Directions for this task — The answer must be every line from the entries below that includes "bimatrix".

Records for this exercise —
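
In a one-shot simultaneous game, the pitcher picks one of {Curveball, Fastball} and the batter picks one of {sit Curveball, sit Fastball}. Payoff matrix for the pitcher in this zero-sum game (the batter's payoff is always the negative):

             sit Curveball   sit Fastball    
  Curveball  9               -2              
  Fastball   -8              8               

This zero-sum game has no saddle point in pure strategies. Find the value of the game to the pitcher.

v = 56/27

Set the pitcher's expected payoff from Curveball equal to that from Fastball:
  the pitcher's payoff from Curveball: q·9 + (1−q)·(-2) = 11q - 2
  the pitcher's payoff from Fastball: q·(-8) + (1−q)·8 = -16q + 8
  11q - 2 = -16q + 8  ⇒  27q = 10  ⇒  q = 10/27.
The value is the pitcher's expected payoff against this mix (using Curveball): (10/27)·9 + (17/27)·(-2) = 56/27.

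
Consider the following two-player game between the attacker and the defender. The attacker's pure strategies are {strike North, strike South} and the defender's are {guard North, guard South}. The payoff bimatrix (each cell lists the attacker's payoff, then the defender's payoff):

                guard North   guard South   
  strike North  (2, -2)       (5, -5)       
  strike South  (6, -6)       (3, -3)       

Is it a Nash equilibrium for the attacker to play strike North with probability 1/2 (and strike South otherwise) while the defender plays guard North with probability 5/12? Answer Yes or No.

No

Given the defender's mix q = 5/12, the attacker's payoff from strike North is 15/4 but from strike South is 17/4. The attacker strictly prefers strike South, so the attacker would not mix.
So the proposed profile is not a Nash equilibrium.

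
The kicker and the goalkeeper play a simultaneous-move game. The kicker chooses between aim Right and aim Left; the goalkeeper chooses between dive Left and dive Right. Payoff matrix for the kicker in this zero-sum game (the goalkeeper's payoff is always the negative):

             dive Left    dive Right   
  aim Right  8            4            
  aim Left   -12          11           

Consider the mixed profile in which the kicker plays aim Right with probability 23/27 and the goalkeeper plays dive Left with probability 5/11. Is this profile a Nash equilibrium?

Given the goalkeeper's mix q = 5/11, the kicker's payoff from aim Right is 64/11 but from aim Left is 6/11. The kicker strictly prefers aim Right, so the kicker would not mix.
So the proposed profile is not a Nash equilibrium.

No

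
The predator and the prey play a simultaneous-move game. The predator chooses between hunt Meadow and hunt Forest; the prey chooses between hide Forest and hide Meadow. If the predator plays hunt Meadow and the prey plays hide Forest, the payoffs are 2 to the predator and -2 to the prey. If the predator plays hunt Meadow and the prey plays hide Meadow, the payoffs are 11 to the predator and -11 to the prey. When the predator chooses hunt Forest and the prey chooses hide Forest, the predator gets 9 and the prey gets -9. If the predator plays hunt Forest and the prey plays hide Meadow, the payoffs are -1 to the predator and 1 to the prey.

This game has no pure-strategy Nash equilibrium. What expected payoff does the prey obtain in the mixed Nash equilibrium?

-101/19

The prey's indifference between hide Forest and hide Meadow determines the predator's mixing probability p:
  the prey's expected payoff from hide Forest: p·(-2) + (1−p)·(-9) = 7p - 9
  the prey's expected payoff from hide Meadow: p·(-11) + (1−p)·1 = -12p + 1
  7p - 9 = -12p + 1  ⇒  19p = 10  ⇒  p = 10/19.
At equilibrium the prey is indifferent across columns, so the prey's payoff equals the payoff from hide Forest: (10/19)·(-2) + (9/19)·(-9) = -101/19.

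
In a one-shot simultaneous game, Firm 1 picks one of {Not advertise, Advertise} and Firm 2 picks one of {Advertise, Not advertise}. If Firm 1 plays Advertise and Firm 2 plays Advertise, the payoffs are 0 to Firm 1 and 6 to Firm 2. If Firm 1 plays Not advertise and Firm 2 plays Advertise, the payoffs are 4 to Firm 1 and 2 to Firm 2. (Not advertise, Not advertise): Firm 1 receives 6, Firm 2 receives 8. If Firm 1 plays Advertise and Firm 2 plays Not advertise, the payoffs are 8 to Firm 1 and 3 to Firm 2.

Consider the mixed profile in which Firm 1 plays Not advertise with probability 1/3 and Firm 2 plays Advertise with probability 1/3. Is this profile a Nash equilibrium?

Check Firm 2's indifference given Firm 1's mix p = 1/3:
  payoff from Advertise = 14/3; payoff from Not advertise = 14/3 — equal.
Check Firm 1's indifference given Firm 2's mix q = 1/3:
  payoff from Not advertise = 16/3; payoff from Advertise = 16/3 — equal.
Both players are indifferent, so neither can profitably deviate.

Yes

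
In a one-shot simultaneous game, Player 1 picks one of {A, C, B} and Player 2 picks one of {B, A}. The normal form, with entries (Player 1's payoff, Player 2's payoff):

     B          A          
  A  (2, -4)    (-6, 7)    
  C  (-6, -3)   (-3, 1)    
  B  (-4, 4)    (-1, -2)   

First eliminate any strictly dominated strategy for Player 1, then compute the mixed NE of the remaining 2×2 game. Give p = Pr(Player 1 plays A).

Player 1's strategy C is strictly dominated by B: -4 > -6 and -1 > -3. Eliminate C.
Set Player 2's expected payoff from B equal to that from A:
  Player 2's payoff from B: p·(-4) + (1−p)·4 = -8p + 4
  Player 2's payoff from A: p·7 + (1−p)·(-2) = 9p - 2
  -8p + 4 = 9p - 2  ⇒  -17p = -6  ⇒  p = 6/17.

p = 6/17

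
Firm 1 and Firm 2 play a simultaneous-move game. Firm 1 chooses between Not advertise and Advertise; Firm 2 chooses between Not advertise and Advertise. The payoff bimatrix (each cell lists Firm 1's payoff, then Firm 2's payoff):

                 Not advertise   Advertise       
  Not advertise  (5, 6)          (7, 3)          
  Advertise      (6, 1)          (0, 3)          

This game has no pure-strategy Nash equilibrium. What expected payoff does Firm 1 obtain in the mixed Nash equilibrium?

For Firm 1 to be willing to mix, Firm 1 must be indifferent between Not advertise and Advertise, which pins down Firm 2's mix.
  Firm 1's payoff to Not advertise: q·5 + (1−q)·7 = -2q + 7
  Firm 1's payoff to Advertise: q·6 + (1−q)·0 = 6q
  -2q + 7 = 6q  ⇒  -8q = -7  ⇒  q = 7/8.
At equilibrium Firm 1 is indifferent across rows, so Firm 1's payoff equals the payoff from Not advertise: (7/8)·5 + (1/8)·7 = 21/4.

21/4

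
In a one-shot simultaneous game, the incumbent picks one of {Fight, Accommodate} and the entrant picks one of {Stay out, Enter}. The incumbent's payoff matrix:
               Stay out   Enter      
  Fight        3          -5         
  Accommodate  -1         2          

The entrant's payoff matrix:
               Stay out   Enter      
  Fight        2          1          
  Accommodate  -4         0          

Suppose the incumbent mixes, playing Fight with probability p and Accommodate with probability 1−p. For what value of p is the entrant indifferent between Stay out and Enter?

p = 4/5

The entrant's indifference between Stay out and Enter determines the incumbent's mixing probability p:
  the entrant's expected payoff from Stay out: p·2 + (1−p)·(-4) = 6p - 4
  the entrant's expected payoff from Enter: p·1 + (1−p)·0 = p
  6p - 4 = p  ⇒  5p = 4  ⇒  p = 4/5.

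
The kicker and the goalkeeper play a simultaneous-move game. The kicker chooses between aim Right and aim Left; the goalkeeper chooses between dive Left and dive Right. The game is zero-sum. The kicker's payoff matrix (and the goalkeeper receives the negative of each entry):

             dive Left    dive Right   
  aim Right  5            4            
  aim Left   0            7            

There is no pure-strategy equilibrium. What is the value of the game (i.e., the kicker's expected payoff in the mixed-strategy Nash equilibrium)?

v = 35/8

For the kicker to be willing to mix, the kicker must be indifferent between aim Right and aim Left, which pins down the goalkeeper's mix.
  the kicker's payoff to aim Right: q·5 + (1−q)·4 = q + 4
  the kicker's payoff to aim Left: q·0 + (1−q)·7 = -7q + 7
  q + 4 = -7q + 7  ⇒  8q = 3  ⇒  q = 3/8.
The value is the kicker's expected payoff against this mix (using aim Right): (3/8)·5 + (5/8)·4 = 35/8.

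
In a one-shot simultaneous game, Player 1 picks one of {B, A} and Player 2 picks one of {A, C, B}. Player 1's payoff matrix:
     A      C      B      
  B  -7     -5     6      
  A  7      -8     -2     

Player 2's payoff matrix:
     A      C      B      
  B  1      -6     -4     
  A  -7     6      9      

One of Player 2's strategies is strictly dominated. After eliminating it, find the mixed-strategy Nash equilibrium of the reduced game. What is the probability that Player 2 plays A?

Player 2's strategy C is strictly dominated by B: -4 > -6 and 9 > 6. Eliminate C.
In a mixed equilibrium Player 1 is indifferent between B and A; this condition fixes q.
  Player 1's payoff from B: q·(-7) + (1−q)·6 = -13q + 6
  Player 1's payoff from A: q·7 + (1−q)·(-2) = 9q - 2
  -13q + 6 = 9q - 2  ⇒  -22q = -8  ⇒  q = 4/11.

q = 4/11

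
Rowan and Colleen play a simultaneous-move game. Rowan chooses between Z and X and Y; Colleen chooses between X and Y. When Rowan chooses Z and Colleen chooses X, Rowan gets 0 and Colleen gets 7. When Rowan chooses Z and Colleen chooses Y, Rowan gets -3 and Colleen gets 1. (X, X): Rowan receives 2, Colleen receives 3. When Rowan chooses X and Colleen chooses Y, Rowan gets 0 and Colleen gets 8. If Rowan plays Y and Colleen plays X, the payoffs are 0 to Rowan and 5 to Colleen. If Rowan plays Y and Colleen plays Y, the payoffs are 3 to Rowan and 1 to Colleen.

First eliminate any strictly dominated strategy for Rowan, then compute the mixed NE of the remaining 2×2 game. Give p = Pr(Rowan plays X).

Rowan's strategy Z is strictly dominated by X: 2 > 0 and 0 > -3. Eliminate Z.
In a mixed equilibrium Colleen is indifferent between X and Y; this condition fixes p.
  Colleen's expected payoff from X: p·3 + (1−p)·5 = -2p + 5
  Colleen's expected payoff from Y: p·8 + (1−p)·1 = 7p + 1
  -2p + 5 = 7p + 1  ⇒  -9p = -4  ⇒  p = 4/9.

p = 4/9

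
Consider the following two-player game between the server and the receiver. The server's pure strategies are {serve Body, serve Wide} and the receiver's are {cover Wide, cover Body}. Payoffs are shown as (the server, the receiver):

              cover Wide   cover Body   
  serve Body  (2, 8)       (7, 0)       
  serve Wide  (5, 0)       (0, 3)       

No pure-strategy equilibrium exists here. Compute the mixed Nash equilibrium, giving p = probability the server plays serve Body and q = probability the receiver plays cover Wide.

In a mixed equilibrium the receiver is indifferent between cover Wide and cover Body; this condition fixes p.
  the receiver's payoff to cover Wide: p·8 + (1−p)·0 = 8p
  the receiver's payoff to cover Body: p·0 + (1−p)·3 = -3p + 3
  8p = -3p + 3  ⇒  11p = 3  ⇒  p = 3/11.
For the server to be willing to mix, the server must be indifferent between serve Body and serve Wide, which pins down the receiver's mix.
  the server's payoff from serve Body: q·2 + (1−q)·7 = -5q + 7
  the server's payoff from serve Wide: q·5 + (1−q)·0 = 5q
  -5q + 7 = 5q  ⇒  -10q = -7  ⇒  q = 7/10.

p = 3/11, q = 7/10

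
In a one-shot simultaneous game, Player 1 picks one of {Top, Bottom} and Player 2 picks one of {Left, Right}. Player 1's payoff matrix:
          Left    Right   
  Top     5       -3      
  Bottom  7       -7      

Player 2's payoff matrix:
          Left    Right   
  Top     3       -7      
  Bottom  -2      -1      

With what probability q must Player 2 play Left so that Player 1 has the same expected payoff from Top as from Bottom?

q = 2/3

Player 1's indifference between Top and Bottom determines Player 2's mixing probability q:
  Player 1's payoff to Top: q·5 + (1−q)·(-3) = 8q - 3
  Player 1's payoff to Bottom: q·7 + (1−q)·(-7) = 14q - 7
  8q - 3 = 14q - 7  ⇒  -6q = -4  ⇒  q = 2/3.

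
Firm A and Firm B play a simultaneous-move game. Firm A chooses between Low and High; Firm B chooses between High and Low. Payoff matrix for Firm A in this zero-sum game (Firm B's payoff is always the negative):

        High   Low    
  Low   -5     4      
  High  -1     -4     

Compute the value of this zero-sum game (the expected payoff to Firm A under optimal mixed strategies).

Set Firm A's expected payoff from Low equal to that from High:
  Firm A's payoff to Low: q·(-5) + (1−q)·4 = -9q + 4
  Firm A's payoff to High: q·(-1) + (1−q)·(-4) = 3q - 4
  -9q + 4 = 3q - 4  ⇒  -12q = -8  ⇒  q = 2/3.
The value is Firm A's expected payoff against this mix (using Low): (2/3)·(-5) + (1/3)·4 = -2.

v = -2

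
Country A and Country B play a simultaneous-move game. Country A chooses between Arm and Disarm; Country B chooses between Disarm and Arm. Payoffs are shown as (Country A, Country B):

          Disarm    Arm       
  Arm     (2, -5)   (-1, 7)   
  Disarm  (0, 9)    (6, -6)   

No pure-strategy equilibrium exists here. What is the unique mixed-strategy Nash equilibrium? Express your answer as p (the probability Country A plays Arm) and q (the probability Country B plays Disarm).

p = 5/9, q = 7/9

For Country B to be willing to mix, Country B must be indifferent between Disarm and Arm, which pins down Country A's mix.
  Country B's payoff to Disarm: p·(-5) + (1−p)·9 = -14p + 9
  Country B's payoff to Arm: p·7 + (1−p)·(-6) = 13p - 6
  -14p + 9 = 13p - 6  ⇒  -27p = -15  ⇒  p = 5/9.
Set Country A's expected payoff from Arm equal to that from Disarm:
  Country A's expected payoff from Arm: q·2 + (1−q)·(-1) = 3q - 1
  Country A's expected payoff from Disarm: q·0 + (1−q)·6 = -6q + 6
  3q - 1 = -6q + 6  ⇒  9q = 7  ⇒  q = 7/9.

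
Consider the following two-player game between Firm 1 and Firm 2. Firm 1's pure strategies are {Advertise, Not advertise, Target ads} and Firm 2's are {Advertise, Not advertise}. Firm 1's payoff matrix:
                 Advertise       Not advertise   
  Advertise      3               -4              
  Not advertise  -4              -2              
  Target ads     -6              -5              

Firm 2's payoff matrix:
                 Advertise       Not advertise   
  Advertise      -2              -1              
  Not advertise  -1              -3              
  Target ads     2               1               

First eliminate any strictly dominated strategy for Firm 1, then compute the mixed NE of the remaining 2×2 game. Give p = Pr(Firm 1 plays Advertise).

p = 2/3

Firm 1's strategy Target ads is strictly dominated by Not advertise: -4 > -6 and -2 > -5. Eliminate Target ads.
In a mixed equilibrium Firm 2 is indifferent between Advertise and Not advertise; this condition fixes p.
  Firm 2's expected payoff from Advertise: p·(-2) + (1−p)·(-1) = -p - 1
  Firm 2's expected payoff from Not advertise: p·(-1) + (1−p)·(-3) = 2p - 3
  -p - 1 = 2p - 3  ⇒  -3p = -2  ⇒  p = 2/3.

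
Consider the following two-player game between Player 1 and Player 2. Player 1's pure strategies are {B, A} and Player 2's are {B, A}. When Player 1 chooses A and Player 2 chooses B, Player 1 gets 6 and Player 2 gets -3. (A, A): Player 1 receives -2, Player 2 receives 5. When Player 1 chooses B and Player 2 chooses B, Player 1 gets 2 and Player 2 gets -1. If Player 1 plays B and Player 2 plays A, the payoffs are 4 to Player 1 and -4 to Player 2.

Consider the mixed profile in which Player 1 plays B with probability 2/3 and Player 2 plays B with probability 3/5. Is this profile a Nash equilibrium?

Given Player 1's mix p = 2/3, Player 2's payoff from B is -5/3 but from A is -1. Player 2 strictly prefers A, so Player 2 would not mix.
So the proposed profile is not a Nash equilibrium.

No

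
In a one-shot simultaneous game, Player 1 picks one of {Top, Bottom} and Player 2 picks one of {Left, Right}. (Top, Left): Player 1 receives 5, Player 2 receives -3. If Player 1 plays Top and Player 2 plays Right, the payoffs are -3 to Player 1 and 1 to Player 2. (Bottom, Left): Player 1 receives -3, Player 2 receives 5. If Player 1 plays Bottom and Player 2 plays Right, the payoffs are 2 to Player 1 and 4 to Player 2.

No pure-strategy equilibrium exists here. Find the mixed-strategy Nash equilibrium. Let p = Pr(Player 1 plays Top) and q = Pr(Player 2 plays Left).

p = 1/5, q = 5/13

Player 1's mix must leave Player 2 indifferent between Left and Right.
  Player 2's payoff to Left: p·(-3) + (1−p)·5 = -8p + 5
  Player 2's payoff to Right: p·1 + (1−p)·4 = -3p + 4
  -8p + 5 = -3p + 4  ⇒  -5p = -1  ⇒  p = 1/5.
Player 2's mix must leave Player 1 indifferent between Top and Bottom.
  Player 1's payoff to Top: q·5 + (1−q)·(-3) = 8q - 3
  Player 1's payoff to Bottom: q·(-3) + (1−q)·2 = -5q + 2
  8q - 3 = -5q + 2  ⇒  13q = 5  ⇒  q = 5/13.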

Final answer —
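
Consider the following two-player game between the attacker and the defender. The attacker's pure strategies are {strike North, strike South} and the defender's are {guard North, guard South}. The payoff bimatrix (each cell lists the attacker's payoff, then the defender's payoff):
Firm 1 and Firm 2 play a simultaneous-move game. Firm 1 chooses between Not advertise and Advertise; Firm 2 chooses between Not advertise and Advertise. The payoff bimatrix (each cell lists Firm 1's payoff, then Firm 2's payoff):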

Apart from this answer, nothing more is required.